Starting with the line that contains "Let V(v) = -4.", write out each line through the end of the listing, unchanged. Output nothing else.
──────────
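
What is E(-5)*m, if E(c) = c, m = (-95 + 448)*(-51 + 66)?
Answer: -26475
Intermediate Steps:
m = 5295 (m = 353*15 = 5295)
E(-5)*m = -5*5295 = -26475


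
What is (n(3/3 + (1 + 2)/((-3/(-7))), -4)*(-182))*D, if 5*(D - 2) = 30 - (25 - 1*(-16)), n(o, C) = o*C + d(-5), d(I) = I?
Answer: -6734/5 ≈ -1346.8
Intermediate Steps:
n(o, C) = -5 + C*o (n(o, C) = o*C - 5 = C*o - 5 = -5 + C*o)
D = -⅕ (D = 2 + (30 - (25 - 1*(-16)))/5 = 2 + (30 - (25 + 16))/5 = 2 + (30 - 1*41)/5 = 2 + (30 - 41)/5 = 2 + (⅕)*(-11) = 2 - 11/5 = -⅕ ≈ -0.20000)
(n(3/3 + (1 + 2)/((-3/(-7))), -4)*(-182))*D = ((-5 - 4*(3/3 + (1 + 2)/((-3/(-7)))))*(-182))*(-⅕) = ((-5 - 4*(3*(⅓) + 3/((-3*(-⅐)))))*(-182))*(-⅕) = ((-5 - 4*(1 + 3/(3/7)))*(-182))*(-⅕) = ((-5 - 4*(1 + 3*(7/3)))*(-182))*(-⅕) = ((-5 - 4*(1 + 7))*(-182))*(-⅕) = ((-5 - 4*8)*(-182))*(-⅕) = ((-5 - 32)*(-182))*(-⅕) = -37*(-182)*(-⅕) = 6734*(-⅕) = -6734/5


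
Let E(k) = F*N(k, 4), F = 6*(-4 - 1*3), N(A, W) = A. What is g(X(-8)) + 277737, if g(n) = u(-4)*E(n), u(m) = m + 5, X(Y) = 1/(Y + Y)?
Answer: 2221917/8 ≈ 2.7774e+5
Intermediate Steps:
X(Y) = 1/(2*Y)
F = -42 (F = 6*(-4 - 3) = 6*(-7) = -42)
u(m) = 5 + m
E(k) = -42*k
g(n) = -42*n (g(n) = (5 - 4)*(-42*n) = 1*(-42*n) = -42*n)
g(X(-8)) + 277737 = -21/(-8) + 277737 = -21*(-1)/8 + 277737 = -42*(-1/16) + 277737 = 21/8 + 277737 = 2221917/8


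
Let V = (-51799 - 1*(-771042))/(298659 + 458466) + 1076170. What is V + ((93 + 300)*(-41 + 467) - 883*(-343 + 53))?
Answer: 1135429282493/757125 ≈ 1.4997e+6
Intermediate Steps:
V = 814795930493/757125 (V = (-51799 + 771042)/757125 + 1076170 = 719243*(1/757125) + 1076170 = 719243/757125 + 1076170 = 814795930493/757125 ≈ 1.0762e+6)
V + ((93 + 300)*(-41 + 467) - 883*(-343 + 53)) = 814795930493/757125 + ((93 + 300)*(-41 + 467) - 883*(-343 + 53)) = 814795930493/757125 + (393*426 - 883*(-290)) = 814795930493/757125 + (167418 + 256070) = 814795930493/757125 + 423488 = 1135429282493/757125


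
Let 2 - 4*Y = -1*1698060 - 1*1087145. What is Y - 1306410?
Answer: -2440433/4 ≈ -6.1011e+5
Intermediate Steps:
Y = 2785207/4 (Y = ½ - (-1*1698060 - 1*1087145)/4 = ½ - (-1698060 - 1087145)/4 = ½ - ¼*(-2785205) = ½ + 2785205/4 = 2785207/4 ≈ 6.9630e+5)
Y - 1306410 = 2785207/4 - 1306410 = -2440433/4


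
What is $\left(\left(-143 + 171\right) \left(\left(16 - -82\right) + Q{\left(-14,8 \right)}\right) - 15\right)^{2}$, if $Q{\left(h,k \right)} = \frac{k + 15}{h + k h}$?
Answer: $\frac{600985225}{81} \approx 7.4196 \cdot 10^{6}$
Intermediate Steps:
$Q{\left(h,k \right)} = \frac{15 + k}{h + h k}$
$\left(\left(-143 + 171\right) \left(\left(16 - -82\right) + Q{\left(-14,8 \right)}\right) - 15\right)^{2} = \left(\left(-143 + 171\right) \left(\left(16 - -82\right) + \frac{15 + 8}{\left(-14\right) \left(1 + 8\right)}\right) - 15\right)^{2} = \left(28 \left(\left(16 + 82\right) - \frac{1}{14} \cdot \frac{1}{9} \cdot 23\right) - 15\right)^{2} = \left(28 \left(98 - \frac{1}{126} \cdot 23\right) - 15\right)^{2} = \left(28 \left(98 - \frac{23}{126}\right) - 15\right)^{2} = \left(28 \cdot \frac{12325}{126} - 15\right)^{2} = \left(\frac{24650}{9} - 15\right)^{2} = \left(\frac{24515}{9}\right)^{2} = \frac{600985225}{81}$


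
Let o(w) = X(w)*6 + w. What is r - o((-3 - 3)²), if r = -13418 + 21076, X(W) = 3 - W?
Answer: 7820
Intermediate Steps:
r = 7658
o(w) = 18 - 5*w (o(w) = (3 - w)*6 + w = (18 - 6*w) + w = 18 - 5*w)
r - o((-3 - 3)²) = 7658 - (18 - 5*(-3 - 3)²) = 7658 - (18 - 5*(-6)²) = 7658 - (18 - 5*36) = 7658 - (18 - 180) = 7658 - 1*(-162) = 7658 + 162 = 7820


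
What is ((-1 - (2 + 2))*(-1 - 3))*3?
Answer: 60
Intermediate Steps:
((-1 - (2 + 2))*(-1 - 3))*3 = ((-1 - 1*4)*(-4))*3 = ((-1 - 4)*(-4))*3 = -5*(-4)*3 = 20*3 = 60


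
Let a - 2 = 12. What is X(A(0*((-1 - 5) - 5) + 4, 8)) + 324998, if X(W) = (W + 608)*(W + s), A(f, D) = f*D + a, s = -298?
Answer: 160190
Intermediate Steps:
a = 14 (a = 2 + 12 = 14)
A(f, D) = 14 + D*f (A(f, D) = f*D + 14 = D*f + 14 = 14 + D*f)
X(W) = (-298 + W)*(608 + W) (X(W) = (W + 608)*(W - 298) = (608 + W)*(-298 + W) = (-298 + W)*(608 + W))
X(A(0*((-1 - 5) - 5) + 4, 8)) + 324998 = (-181184 + (14 + 8*(0*((-1 - 5) - 5) + 4))² + 310*(14 + 8*(0*((-1 - 5) - 5) + 4))) + 324998 = (-181184 + (14 + 8*(0*(-6 - 5) + 4))² + 310*(14 + 8*(0*(-6 - 5) + 4))) + 324998 = (-181184 + (14 + 8*(0*(-11) + 4))² + 310*(14 + 8*(0*(-11) + 4))) + 324998 = (-181184 + (14 + 8*(0 + 4))² + 310*(14 + 8*(0 + 4))) + 324998 = (-181184 + (14 + 8*4)² + 310*(14 + 8*4)) + 324998 = (-181184 + (14 + 32)² + 310*(14 + 32)) + 324998 = (-181184 + 46² + 310*46) + 324998 = (-181184 + 2116 + 14260) + 324998 = -164808 + 324998 = 160190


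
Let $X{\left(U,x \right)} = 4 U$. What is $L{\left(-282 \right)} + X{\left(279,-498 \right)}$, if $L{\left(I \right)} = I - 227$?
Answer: $607$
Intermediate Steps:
$L{\left(I \right)} = -227 + I$ ($L{\left(I \right)} = I - 227 = -227 + I$)
$L{\left(-282 \right)} + X{\left(279,-498 \right)} = \left(-227 - 282\right) + 4 \cdot 279 = -509 + 1116 = 607$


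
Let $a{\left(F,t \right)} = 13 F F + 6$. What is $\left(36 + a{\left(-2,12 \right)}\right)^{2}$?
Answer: $8836$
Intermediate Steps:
$a{\left(F,t \right)} = 6 + 13 F^{2}$ ($a{\left(F,t \right)} = 13 F^{2} + 6 = 6 + 13 F^{2}$)
$\left(36 + a{\left(-2,12 \right)}\right)^{2} = \left(36 + \left(6 + 13 \left(-2\right)^{2}\right)\right)^{2} = \left(36 + \left(6 + 13 \cdot 4\right)\right)^{2} = \left(36 + \left(6 + 52\right)\right)^{2} = \left(36 + 58\right)^{2} = 94^{2} = 8836$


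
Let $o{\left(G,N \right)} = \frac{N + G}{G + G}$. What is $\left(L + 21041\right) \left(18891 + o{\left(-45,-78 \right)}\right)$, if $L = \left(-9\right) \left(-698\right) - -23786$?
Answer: $\frac{28967099039}{30} \approx 9.6557 \cdot 10^{8}$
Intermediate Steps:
$o{\left(G,N \right)} = \frac{G + N}{2 G}$
$L = 30068$ ($L = 6282 + 23786 = 30068$)
$\left(L + 21041\right) \left(18891 + o{\left(-45,-78 \right)}\right) = \left(30068 + 21041\right) \left(18891 + \frac{-45 - 78}{2 \left(-45\right)}\right) = 51109 \left(18891 + \frac{1}{2} \left(- \frac{1}{45}\right) \left(-123\right)\right) = 51109 \left(18891 + \frac{41}{30}\right) = 51109 \cdot \frac{566771}{30} = \frac{28967099039}{30}$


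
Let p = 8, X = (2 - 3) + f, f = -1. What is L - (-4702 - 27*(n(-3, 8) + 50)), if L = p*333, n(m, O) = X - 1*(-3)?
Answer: 8743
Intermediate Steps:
X = -2 (X = (2 - 3) - 1 = -1 - 1 = -2)
n(m, O) = 1 (n(m, O) = -2 - 1*(-3) = -2 + 3 = 1)
L = 2664 (L = 8*333 = 2664)
L - (-4702 - 27*(n(-3, 8) + 50)) = 2664 - (-4702 - 27*(1 + 50)) = 2664 - (-4702 - 27*51) = 2664 - (-4702 - 1*1377) = 2664 - (-4702 - 1377) = 2664 - 1*(-6079) = 2664 + 6079 = 8743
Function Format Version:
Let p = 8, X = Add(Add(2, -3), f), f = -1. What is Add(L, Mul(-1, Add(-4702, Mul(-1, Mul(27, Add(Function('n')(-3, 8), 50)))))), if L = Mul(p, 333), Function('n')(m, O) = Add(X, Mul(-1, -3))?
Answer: 8743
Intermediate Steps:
X = -2 (X = Add(Add(2, -3), -1) = Add(-1, -1) = -2)
Function('n')(m, O) = 1 (Function('n')(m, O) = Add(-2, Mul(-1, -3)) = Add(-2, 3) = 1)
L = 2664 (L = Mul(8, 333) = 2664)
Add(L, Mul(-1, Add(-4702, Mul(-1, Mul(27, Add(Function('n')(-3, 8), 50)))))) = Add(2664, Mul(-1, Add(-4702, Mul(-1, Mul(27, Add(1, 50)))))) = Add(2664, Mul(-1, Add(-4702, Mul(-1, Mul(27, 51))))) = Add(2664, Mul(-1, Add(-4702, Mul(-1, 1377)))) = Add(2664, Mul(-1, Add(-4702, -1377))) = Add(2664, Mul(-1, -6079)) = Add(2664, 6079) = 8743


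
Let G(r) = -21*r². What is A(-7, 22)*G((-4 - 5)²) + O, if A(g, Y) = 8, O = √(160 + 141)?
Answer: -1102248 + √301 ≈ -1.1022e+6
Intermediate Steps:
O = √301 ≈ 17.349
A(-7, 22)*G((-4 - 5)²) + O = 8*(-21*(-4 - 5)⁴) + √301 = 8*(-21*((-9)²)²) + √301 = 8*(-21*81²) + √301 = 8*(-21*6561) + √301 = 8*(-137781) + √301 = -1102248 + √301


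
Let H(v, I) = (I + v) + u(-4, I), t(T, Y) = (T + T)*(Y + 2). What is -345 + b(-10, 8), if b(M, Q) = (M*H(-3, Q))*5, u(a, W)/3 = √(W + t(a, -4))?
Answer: -595 - 300*√6 ≈ -1329.8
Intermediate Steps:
t(T, Y) = 2*T*(2 + Y) (t(T, Y) = (2*T)*(2 + Y) = 2*T*(2 + Y))
u(a, W) = 3*√(W - 4*a) (u(a, W) = 3*√(W + 2*a*(2 - 4)) = 3*√(W + 2*a*(-2)) = 3*√(W - 4*a))
H(v, I) = I + v + 3*√(16 + I) (H(v, I) = (I + v) + 3*√(I - 4*(-4)) = (I + v) + 3*√(I + 16) = (I + v) + 3*√(16 + I) = I + v + 3*√(16 + I))
b(M, Q) = 5*M*(-3 + Q + 3*√(16 + Q)) (b(M, Q) = (M*(Q - 3 + 3*√(16 + Q)))*5 = (M*(-3 + Q + 3*√(16 + Q)))*5 = 5*M*(-3 + Q + 3*√(16 + Q)))
-345 + b(-10, 8) = -345 + 5*(-10)*(-3 + 8 + 3*√(16 + 8)) = -345 + 5*(-10)*(-3 + 8 + 3*√24) = -345 + 5*(-10)*(-3 + 8 + 3*(2*√6)) = -345 + 5*(-10)*(-3 + 8 + 6*√6) = -345 + 5*(-10)*(5 + 6*√6) = -345 + (-250 - 300*√6) = -595 - 300*√6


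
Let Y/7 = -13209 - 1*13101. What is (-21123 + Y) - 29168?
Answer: -234461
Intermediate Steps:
Y = -184170 (Y = 7*(-13209 - 1*13101) = 7*(-13209 - 13101) = 7*(-26310) = -184170)
(-21123 + Y) - 29168 = (-21123 - 184170) - 29168 = -205293 - 29168 = -234461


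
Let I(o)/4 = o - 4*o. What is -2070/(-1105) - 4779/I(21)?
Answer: 128943/6188 ≈ 20.838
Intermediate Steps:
I(o) = -12*o (I(o) = 4*(o - 4*o) = 4*(-3*o) = -12*o)
-2070/(-1105) - 4779/I(21) = -2070/(-1105) - 4779/((-12*21)) = -2070*(-1/1105) - 4779/(-252) = 414/221 - 4779*(-1/252) = 414/221 + 531/28 = 128943/6188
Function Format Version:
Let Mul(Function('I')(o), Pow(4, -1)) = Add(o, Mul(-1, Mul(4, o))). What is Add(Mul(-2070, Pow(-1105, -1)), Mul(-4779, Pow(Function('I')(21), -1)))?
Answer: Rational(128943, 6188) ≈ 20.838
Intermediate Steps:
Function('I')(o) = Mul(-12, o) (Function('I')(o) = Mul(4, Add(o, Mul(-1, Mul(4, o)))) = Mul(4, Add(o, Mul(-4, o))) = Mul(4, Mul(-3, o)) = Mul(-12, o))
Add(Mul(-2070, Pow(-1105, -1)), Mul(-4779, Pow(Function('I')(21), -1))) = Add(Mul(-2070, Pow(-1105, -1)), Mul(-4779, Pow(Mul(-12, 21), -1))) = Add(Mul(-2070, Rational(-1, 1105)), Mul(-4779, Pow(-252, -1))) = Add(Rational(414, 221), Mul(-4779, Rational(-1, 252))) = Add(Rational(414, 221), Rational(531, 28)) = Rational(128943, 6188)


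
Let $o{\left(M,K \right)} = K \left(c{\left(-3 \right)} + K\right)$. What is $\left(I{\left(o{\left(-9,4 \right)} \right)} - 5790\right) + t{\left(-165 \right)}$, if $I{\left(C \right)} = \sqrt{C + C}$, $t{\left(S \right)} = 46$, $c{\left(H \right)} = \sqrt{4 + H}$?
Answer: $-5744 + 2 \sqrt{10} \approx -5737.7$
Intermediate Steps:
$o{\left(M,K \right)} = K \left(1 + K\right)$ ($o{\left(M,K \right)} = K \left(\sqrt{4 - 3} + K\right) = K \left(\sqrt{1} + K\right) = K \left(1 + K\right)$)
$I{\left(C \right)} = \sqrt{2} \sqrt{C}$ ($I{\left(C \right)} = \sqrt{2 C} = \sqrt{2} \sqrt{C}$)
$\left(I{\left(o{\left(-9,4 \right)} \right)} - 5790\right) + t{\left(-165 \right)} = \left(\sqrt{2} \sqrt{4 \left(1 + 4\right)} - 5790\right) + 46 = \left(\sqrt{2} \sqrt{4 \cdot 5} - 5790\right) + 46 = \left(\sqrt{2} \sqrt{20} - 5790\right) + 46 = \left(\sqrt{2} \cdot 2 \sqrt{5} - 5790\right) + 46 = \left(2 \sqrt{10} - 5790\right) + 46 = \left(-5790 + 2 \sqrt{10}\right) + 46 = -5744 + 2 \sqrt{10}$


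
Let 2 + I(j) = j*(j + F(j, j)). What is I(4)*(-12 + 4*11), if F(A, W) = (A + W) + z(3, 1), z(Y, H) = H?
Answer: 1600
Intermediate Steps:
F(A, W) = 1 + A + W (F(A, W) = (A + W) + 1 = 1 + A + W)
I(j) = -2 + j*(1 + 3*j) (I(j) = -2 + j*(j + (1 + j + j)) = -2 + j*(j + (1 + 2*j)) = -2 + j*(1 + 3*j))
I(4)*(-12 + 4*11) = (-2 + 4 + 3*4²)*(-12 + 4*11) = (-2 + 4 + 3*16)*(-12 + 44) = (-2 + 4 + 48)*32 = 50*32 = 1600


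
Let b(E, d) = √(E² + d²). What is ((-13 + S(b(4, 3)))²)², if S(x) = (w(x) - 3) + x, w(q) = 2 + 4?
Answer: 625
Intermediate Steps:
w(q) = 6
S(x) = 3 + x (S(x) = (6 - 3) + x = 3 + x)
((-13 + S(b(4, 3)))²)² = ((-13 + (3 + √(4² + 3²)))²)² = ((-13 + (3 + √(16 + 9)))²)² = ((-13 + (3 + √25))²)² = ((-13 + (3 + 5))²)² = ((-13 + 8)²)² = ((-5)²)² = 25² = 625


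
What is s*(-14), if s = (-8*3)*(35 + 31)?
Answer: 22176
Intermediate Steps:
s = -1584 (s = -24*66 = -1584)
s*(-14) = -1584*(-14) = 22176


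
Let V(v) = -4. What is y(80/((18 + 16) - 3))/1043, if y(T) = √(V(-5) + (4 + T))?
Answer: 4*√155/32333 ≈ 0.0015402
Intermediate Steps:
y(T) = √T (y(T) = √(-4 + (4 + T)) = √T)
y(80/((18 + 16) - 3))/1043 = √(80/((18 + 16) - 3))/1043 = √(80/(34 - 3))*(1/1043) = √(80/31)*(1/1043) = (4*√155/31)*(1/1043) = 4*√155/32333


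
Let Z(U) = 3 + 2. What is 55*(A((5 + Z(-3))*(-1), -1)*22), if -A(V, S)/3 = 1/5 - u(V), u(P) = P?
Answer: -37026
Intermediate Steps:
Z(U) = 5
A(V, S) = -3/5 + 3*V (A(V, S) = -3*(1/5 - V) = -3/5 + 3*V)
55*(A((5 + Z(-3))*(-1), -1)*22) = 55*((-3/5 + 3*((5 + 5)*(-1)))*22) = 55*((-3/5 + 3*(10*(-1)))*22) = 55*((-3/5 + 3*(-10))*22) = 55*((-3/5 - 30)*22) = 55*(-153/5*22) = 55*(-3366/5) = -37026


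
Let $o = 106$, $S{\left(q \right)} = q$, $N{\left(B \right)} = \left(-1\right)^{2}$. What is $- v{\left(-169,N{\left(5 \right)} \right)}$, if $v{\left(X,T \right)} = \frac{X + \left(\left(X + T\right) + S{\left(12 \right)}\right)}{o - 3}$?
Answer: $\frac{325}{103} \approx 3.1553$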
──────────
### RESPONSE AREA
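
Let V(v) = -4. What is y(80/((18 + 16) - 3))/1043, if y(T) = √(V(-5) + (4 + T))?
Answer: 4*√155/32333 ≈ 0.0015402
Intermediate Steps:
y(T) = √T (y(T) = √(-4 + (4 + T)) = √T)
y(80/((18 + 16) - 3))/1043 = √(80/((18 + 16) - 3))/1043 = √(80/(34 - 3))*(1/1043) = √(80/31)*(1/1043) = (4*√155/31)*(1/1043) = 4*√155/32333


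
Let Z(U) = 3 + 2. What is 55*(A((5 + Z(-3))*(-1), -1)*22), if -A(V, S)/3 = 1/5 - u(V), u(P) = P?
Answer: -37026
Intermediate Steps:
Z(U) = 5
A(V, S) = -3/5 + 3*V (A(V, S) = -3*(1/5 - V) = -3/5 + 3*V)
55*(A((5 + Z(-3))*(-1), -1)*22) = 55*((-3/5 + 3*((5 + 5)*(-1)))*22) = 55*((-3/5 + 3*(10*(-1)))*22) = 55*((-3/5 + 3*(-10))*22) = 55*((-3/5 - 30)*22) = 55*(-153/5*22) = 55*(-3366/5) = -37026


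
Let $o = 106$, $S{\left(q \right)} = q$, $N{\left(B \right)} = \left(-1\right)^{2}$. What is $- v{\left(-169,N{\left(5 \right)} \right)}$, if $v{\left(X,T \right)} = \frac{X + \left(\left(X + T\right) + S{\left(12 \right)}\right)}{o - 3}$?
Answer: $\frac{325}{103} \approx 3.1553$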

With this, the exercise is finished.